Exercise brief
Starting with the line that contains "The *sibQ* promoter" and stopping after the line that contains "The repressor TemM", return each line below exactly as written, with no others.

Raw data
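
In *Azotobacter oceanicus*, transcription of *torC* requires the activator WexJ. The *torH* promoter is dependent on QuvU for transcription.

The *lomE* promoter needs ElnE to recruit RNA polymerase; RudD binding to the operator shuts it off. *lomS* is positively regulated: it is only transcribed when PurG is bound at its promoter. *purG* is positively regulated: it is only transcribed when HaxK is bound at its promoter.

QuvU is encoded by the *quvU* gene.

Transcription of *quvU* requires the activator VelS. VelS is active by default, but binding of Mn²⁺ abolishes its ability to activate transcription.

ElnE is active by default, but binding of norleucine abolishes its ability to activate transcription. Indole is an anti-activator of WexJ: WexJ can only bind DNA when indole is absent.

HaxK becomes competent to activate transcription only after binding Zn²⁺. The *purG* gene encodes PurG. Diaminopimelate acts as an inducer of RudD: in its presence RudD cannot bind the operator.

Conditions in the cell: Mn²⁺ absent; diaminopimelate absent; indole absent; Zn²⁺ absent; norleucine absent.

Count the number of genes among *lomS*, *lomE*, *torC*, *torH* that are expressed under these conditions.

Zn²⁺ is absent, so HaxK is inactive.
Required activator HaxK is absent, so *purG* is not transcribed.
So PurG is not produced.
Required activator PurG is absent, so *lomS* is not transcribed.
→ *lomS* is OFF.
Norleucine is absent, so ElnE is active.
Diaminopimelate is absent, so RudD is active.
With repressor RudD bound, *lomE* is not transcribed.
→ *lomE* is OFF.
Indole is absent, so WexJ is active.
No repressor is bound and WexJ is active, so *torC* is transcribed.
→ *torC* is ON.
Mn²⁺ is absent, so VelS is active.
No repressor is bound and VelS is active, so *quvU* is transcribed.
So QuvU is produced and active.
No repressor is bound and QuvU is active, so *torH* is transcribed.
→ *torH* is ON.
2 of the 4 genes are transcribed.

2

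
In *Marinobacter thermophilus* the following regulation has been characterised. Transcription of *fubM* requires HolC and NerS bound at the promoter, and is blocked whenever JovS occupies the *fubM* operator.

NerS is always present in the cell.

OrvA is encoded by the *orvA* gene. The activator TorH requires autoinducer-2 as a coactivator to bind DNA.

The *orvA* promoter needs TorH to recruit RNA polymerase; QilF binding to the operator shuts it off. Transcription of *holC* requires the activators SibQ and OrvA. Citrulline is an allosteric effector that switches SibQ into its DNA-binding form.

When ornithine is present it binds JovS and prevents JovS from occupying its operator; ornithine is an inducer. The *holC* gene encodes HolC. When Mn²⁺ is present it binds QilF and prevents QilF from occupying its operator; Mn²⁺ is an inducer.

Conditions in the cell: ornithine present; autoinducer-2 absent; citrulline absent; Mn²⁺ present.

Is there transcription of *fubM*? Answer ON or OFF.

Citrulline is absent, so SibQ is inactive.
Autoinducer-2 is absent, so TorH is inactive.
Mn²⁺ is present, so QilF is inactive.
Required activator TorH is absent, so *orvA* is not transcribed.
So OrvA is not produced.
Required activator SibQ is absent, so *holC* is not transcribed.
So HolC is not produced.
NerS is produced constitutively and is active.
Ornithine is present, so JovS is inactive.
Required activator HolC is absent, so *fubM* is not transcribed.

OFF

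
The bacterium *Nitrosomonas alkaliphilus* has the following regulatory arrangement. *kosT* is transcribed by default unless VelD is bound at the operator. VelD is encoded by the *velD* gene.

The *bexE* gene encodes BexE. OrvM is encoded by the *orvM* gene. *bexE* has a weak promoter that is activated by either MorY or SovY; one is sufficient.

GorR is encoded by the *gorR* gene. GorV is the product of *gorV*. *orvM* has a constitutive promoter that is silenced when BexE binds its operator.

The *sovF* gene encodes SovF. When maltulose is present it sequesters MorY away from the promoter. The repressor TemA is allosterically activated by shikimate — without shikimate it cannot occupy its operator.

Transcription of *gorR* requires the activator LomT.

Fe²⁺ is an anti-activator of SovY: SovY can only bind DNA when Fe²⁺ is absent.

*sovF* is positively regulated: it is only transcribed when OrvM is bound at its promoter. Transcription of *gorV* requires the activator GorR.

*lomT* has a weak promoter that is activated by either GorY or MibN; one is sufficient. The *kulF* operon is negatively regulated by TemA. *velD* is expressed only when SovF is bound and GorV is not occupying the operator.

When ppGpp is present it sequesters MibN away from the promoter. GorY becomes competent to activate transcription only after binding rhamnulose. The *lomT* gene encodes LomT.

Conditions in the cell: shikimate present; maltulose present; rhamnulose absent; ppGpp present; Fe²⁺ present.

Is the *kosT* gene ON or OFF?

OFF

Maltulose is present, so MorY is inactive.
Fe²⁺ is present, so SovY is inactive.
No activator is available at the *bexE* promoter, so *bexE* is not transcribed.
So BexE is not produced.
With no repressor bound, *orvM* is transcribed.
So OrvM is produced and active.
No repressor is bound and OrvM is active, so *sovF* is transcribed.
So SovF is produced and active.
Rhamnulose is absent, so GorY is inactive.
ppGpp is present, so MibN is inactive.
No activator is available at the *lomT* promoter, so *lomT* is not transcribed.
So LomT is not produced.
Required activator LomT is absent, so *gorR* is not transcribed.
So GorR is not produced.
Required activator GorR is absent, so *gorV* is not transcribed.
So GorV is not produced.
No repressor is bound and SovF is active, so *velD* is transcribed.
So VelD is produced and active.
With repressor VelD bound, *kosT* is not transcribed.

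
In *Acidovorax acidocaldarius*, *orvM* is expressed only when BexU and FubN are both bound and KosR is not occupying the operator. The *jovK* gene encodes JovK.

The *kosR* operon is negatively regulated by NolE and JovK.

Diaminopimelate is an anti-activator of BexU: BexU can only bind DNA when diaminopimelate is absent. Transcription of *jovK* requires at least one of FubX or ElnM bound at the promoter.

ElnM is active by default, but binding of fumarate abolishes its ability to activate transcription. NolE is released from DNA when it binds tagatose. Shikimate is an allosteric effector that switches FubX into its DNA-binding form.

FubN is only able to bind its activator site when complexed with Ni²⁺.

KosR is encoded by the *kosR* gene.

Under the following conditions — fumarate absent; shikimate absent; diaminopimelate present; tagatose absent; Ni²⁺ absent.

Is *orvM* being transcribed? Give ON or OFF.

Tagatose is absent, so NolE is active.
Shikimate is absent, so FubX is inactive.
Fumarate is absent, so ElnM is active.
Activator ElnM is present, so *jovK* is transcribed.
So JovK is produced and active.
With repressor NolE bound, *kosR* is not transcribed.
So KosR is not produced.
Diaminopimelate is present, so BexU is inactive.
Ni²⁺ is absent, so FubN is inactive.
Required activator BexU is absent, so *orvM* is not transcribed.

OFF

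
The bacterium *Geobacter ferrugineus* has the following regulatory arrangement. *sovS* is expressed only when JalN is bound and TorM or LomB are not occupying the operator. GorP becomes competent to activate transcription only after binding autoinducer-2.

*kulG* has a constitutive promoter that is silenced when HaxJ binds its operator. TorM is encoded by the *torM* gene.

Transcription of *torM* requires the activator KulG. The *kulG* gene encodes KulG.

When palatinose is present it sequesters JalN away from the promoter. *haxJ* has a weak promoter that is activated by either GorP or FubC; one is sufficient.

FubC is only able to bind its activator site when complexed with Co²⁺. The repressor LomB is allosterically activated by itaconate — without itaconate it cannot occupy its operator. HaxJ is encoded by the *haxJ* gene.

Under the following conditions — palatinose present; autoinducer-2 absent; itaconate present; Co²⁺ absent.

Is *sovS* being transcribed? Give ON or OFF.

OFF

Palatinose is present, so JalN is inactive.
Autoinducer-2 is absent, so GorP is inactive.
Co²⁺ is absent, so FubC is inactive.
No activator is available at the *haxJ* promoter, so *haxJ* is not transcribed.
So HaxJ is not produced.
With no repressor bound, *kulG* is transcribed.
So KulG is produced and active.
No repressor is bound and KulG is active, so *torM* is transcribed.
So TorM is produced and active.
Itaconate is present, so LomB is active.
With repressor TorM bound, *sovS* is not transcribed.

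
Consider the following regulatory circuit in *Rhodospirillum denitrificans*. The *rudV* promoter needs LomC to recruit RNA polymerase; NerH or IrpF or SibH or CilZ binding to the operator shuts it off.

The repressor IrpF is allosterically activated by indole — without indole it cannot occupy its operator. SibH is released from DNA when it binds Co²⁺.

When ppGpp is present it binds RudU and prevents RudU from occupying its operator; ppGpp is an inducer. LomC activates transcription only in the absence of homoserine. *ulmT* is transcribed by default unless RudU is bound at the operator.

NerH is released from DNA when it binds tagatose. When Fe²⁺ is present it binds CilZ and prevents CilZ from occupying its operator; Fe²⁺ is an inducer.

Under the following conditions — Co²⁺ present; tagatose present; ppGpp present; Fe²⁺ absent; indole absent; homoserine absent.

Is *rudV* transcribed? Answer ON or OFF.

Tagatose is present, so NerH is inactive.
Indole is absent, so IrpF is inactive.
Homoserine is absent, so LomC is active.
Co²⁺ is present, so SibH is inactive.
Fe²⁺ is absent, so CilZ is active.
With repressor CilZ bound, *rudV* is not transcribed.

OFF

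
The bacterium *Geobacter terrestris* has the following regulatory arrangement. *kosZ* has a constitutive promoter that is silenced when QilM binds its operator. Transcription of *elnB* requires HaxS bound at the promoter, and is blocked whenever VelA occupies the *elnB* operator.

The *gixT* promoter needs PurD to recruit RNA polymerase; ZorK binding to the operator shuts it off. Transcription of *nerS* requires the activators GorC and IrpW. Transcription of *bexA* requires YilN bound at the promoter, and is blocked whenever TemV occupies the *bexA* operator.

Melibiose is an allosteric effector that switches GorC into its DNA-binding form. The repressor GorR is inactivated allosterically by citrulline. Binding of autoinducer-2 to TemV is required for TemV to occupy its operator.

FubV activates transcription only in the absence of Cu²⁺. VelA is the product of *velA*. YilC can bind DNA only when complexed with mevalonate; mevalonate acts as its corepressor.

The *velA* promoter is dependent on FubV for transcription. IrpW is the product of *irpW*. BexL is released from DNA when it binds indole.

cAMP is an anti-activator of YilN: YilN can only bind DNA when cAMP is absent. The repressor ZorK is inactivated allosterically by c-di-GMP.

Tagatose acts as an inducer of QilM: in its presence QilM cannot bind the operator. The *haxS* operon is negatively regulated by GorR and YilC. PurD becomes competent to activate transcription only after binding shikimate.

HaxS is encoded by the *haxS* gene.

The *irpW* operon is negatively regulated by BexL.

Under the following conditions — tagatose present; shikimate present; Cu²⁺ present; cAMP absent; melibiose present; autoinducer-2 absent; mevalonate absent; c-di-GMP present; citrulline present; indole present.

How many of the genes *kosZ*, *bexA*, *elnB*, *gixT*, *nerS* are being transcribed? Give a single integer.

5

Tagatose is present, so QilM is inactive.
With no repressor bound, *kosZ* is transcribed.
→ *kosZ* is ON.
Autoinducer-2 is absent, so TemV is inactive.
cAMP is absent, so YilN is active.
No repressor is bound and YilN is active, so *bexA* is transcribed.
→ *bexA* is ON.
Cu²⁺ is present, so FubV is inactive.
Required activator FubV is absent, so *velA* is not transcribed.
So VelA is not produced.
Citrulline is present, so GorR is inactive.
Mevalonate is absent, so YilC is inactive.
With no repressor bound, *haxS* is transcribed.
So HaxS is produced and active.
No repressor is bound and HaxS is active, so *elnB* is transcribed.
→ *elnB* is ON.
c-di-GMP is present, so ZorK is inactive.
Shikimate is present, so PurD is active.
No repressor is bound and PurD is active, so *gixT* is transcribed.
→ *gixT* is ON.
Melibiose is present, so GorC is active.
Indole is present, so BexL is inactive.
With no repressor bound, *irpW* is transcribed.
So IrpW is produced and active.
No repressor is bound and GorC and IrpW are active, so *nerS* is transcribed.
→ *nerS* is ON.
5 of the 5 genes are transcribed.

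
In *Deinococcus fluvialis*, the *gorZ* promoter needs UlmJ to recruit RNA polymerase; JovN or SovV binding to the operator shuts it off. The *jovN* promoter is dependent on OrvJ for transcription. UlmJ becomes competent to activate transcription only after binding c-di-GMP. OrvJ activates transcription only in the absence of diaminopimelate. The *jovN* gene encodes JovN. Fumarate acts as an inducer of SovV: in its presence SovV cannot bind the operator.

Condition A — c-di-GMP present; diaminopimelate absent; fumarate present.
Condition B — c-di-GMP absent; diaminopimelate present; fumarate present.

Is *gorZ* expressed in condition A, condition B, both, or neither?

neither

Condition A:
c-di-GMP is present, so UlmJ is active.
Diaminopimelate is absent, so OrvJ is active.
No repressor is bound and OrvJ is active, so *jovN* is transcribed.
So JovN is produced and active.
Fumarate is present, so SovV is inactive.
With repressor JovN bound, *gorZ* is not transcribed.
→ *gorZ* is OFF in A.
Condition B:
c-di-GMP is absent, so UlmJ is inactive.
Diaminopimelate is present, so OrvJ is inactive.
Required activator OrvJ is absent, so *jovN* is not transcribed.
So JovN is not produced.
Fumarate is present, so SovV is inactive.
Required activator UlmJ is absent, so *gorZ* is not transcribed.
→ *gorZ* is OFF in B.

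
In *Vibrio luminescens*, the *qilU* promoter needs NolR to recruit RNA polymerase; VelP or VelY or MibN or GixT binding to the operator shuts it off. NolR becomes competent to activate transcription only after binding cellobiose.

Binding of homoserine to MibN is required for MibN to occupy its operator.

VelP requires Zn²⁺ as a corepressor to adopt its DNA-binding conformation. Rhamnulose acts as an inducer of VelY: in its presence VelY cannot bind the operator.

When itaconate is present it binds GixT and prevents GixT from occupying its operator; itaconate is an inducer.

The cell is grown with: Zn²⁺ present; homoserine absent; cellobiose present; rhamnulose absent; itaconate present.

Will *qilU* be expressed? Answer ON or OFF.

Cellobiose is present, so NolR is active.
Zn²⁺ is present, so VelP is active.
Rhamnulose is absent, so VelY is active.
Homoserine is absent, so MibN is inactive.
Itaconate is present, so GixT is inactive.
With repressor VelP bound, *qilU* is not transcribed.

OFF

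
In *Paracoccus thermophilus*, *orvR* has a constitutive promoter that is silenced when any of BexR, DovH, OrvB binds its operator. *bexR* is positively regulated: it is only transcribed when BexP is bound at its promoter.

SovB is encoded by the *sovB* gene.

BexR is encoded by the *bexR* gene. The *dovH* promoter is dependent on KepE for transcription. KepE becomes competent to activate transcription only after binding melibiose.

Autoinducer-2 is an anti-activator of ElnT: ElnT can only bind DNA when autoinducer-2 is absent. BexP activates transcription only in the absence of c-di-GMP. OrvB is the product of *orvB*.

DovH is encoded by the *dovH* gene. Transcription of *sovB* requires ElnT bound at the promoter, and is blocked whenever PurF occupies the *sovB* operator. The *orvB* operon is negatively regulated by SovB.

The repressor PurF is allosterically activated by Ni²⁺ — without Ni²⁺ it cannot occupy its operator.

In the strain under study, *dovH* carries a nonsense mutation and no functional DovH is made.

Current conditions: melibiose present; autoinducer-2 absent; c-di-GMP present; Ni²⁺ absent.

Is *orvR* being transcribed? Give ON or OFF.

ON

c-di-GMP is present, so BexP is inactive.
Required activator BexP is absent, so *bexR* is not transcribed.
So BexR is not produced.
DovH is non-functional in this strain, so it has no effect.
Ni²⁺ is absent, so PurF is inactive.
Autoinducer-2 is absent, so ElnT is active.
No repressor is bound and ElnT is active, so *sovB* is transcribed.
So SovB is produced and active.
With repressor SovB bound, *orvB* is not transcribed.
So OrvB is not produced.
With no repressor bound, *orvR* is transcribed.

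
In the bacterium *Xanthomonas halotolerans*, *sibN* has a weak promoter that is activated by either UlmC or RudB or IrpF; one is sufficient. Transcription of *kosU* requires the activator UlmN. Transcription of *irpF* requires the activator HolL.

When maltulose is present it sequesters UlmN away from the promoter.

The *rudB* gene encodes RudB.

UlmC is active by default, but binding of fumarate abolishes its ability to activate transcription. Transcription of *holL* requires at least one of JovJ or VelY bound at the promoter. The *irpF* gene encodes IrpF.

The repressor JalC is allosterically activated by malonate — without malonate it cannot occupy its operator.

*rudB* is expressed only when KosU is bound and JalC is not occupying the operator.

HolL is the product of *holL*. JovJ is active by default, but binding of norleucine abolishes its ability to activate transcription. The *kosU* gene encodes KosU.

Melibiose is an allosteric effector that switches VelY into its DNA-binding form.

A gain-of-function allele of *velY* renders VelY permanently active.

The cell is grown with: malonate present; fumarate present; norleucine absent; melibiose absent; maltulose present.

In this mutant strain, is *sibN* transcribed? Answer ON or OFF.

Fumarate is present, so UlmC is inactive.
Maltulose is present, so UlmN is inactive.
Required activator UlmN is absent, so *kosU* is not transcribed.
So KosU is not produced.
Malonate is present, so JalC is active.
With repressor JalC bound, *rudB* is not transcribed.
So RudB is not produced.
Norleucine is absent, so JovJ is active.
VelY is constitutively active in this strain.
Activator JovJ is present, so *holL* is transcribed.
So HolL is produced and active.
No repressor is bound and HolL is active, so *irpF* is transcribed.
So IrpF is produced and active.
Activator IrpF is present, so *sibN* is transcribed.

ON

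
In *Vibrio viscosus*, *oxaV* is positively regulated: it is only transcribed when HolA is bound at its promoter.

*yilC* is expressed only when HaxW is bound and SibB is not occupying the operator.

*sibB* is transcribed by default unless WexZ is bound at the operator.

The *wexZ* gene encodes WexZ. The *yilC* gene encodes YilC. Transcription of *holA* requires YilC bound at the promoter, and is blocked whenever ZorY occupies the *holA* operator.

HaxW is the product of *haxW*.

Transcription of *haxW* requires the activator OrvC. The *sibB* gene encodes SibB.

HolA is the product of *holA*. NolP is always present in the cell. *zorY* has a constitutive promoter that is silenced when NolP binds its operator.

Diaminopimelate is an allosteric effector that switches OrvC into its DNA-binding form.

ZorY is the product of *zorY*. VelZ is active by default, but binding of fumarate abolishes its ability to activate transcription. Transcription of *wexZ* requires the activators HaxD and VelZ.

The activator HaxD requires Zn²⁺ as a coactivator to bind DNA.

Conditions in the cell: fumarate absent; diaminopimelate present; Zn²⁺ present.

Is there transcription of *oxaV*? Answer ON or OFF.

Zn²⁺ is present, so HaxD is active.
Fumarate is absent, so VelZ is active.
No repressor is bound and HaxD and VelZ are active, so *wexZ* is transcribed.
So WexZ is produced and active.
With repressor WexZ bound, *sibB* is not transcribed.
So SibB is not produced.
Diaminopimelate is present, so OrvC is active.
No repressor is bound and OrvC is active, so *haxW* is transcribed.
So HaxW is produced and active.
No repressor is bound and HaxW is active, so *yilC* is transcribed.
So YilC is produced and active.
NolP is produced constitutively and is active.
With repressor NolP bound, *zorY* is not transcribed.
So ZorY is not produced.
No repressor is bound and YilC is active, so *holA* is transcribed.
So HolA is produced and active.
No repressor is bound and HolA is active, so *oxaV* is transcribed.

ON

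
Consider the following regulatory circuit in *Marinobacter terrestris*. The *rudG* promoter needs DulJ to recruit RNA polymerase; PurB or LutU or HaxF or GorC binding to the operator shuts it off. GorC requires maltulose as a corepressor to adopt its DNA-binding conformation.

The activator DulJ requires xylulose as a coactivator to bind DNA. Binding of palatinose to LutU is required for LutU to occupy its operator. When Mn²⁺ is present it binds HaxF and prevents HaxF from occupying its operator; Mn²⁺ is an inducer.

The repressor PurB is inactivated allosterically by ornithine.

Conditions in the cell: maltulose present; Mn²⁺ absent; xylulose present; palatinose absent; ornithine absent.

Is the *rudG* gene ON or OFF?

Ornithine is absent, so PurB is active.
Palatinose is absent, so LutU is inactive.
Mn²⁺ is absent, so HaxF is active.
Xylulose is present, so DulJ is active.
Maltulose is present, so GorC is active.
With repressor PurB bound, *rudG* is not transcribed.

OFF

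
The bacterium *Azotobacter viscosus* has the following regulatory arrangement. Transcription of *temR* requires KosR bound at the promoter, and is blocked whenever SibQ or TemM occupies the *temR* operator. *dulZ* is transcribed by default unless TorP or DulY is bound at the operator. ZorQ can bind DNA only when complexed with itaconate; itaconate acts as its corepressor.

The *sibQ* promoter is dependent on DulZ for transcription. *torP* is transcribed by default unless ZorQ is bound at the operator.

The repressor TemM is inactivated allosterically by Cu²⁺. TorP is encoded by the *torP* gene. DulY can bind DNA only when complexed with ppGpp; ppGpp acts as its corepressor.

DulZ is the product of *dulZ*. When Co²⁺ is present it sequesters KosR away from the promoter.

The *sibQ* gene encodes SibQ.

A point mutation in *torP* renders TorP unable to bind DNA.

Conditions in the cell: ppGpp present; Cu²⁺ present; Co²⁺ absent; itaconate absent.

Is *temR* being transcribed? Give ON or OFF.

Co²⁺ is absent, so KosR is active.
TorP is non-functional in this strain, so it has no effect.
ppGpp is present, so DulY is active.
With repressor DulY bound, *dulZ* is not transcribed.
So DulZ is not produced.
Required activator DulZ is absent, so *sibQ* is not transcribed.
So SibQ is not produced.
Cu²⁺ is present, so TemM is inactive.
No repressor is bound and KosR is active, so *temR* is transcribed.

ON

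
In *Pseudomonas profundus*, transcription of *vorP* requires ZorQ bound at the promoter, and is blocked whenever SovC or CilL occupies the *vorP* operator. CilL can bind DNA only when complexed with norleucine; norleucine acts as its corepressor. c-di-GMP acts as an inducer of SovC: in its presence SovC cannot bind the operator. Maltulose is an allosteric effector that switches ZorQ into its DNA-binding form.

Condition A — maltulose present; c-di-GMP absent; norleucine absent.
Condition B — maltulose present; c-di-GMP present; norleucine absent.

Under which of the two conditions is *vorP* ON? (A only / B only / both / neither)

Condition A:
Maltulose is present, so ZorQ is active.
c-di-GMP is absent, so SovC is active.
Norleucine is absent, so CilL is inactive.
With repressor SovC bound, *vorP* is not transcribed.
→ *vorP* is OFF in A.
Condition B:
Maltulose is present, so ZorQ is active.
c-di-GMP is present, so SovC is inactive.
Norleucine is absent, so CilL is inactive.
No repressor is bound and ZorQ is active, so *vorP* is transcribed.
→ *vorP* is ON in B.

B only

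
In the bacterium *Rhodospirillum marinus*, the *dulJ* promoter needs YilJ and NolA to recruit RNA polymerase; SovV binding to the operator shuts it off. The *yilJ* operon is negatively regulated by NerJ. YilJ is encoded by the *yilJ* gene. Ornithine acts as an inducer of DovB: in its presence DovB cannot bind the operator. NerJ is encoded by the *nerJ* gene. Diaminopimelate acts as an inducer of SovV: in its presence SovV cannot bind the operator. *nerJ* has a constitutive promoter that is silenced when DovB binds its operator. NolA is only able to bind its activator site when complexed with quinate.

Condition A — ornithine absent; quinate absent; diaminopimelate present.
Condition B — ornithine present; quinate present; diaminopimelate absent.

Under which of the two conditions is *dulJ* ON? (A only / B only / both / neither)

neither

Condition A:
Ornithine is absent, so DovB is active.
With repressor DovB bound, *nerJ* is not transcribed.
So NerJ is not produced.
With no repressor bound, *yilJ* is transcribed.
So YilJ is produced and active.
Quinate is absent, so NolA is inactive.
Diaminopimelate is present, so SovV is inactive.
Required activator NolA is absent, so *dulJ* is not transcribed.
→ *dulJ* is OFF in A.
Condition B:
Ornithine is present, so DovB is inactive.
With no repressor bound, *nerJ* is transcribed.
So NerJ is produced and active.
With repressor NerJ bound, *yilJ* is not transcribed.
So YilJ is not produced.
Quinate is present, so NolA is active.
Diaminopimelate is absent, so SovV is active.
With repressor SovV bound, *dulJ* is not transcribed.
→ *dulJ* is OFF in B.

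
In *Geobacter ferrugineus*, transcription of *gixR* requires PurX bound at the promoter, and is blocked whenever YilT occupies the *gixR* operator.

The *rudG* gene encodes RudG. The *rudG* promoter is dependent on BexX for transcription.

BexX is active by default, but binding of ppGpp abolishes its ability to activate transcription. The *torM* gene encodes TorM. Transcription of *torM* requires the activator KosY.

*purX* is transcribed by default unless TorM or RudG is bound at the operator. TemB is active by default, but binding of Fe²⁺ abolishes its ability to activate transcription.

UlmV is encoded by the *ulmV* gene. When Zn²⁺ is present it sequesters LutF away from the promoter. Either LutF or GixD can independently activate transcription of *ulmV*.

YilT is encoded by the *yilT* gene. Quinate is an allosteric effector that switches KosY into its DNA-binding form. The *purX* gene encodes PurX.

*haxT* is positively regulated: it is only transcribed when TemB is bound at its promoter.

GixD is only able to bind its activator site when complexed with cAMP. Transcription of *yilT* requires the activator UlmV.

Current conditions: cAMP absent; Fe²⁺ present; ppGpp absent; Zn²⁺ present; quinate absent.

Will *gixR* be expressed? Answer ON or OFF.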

Exercise response
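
The *sibQ* promoter is dependent on DulZ for transcription. *torP* is transcribed by default unless ZorQ is bound at the operator.

The repressor TemM is inactivated allosterically by Cu²⁺. TorP is encoded by the *torP* gene. DulY can bind DNA only when complexed with ppGpp; ppGpp acts as its corepressor.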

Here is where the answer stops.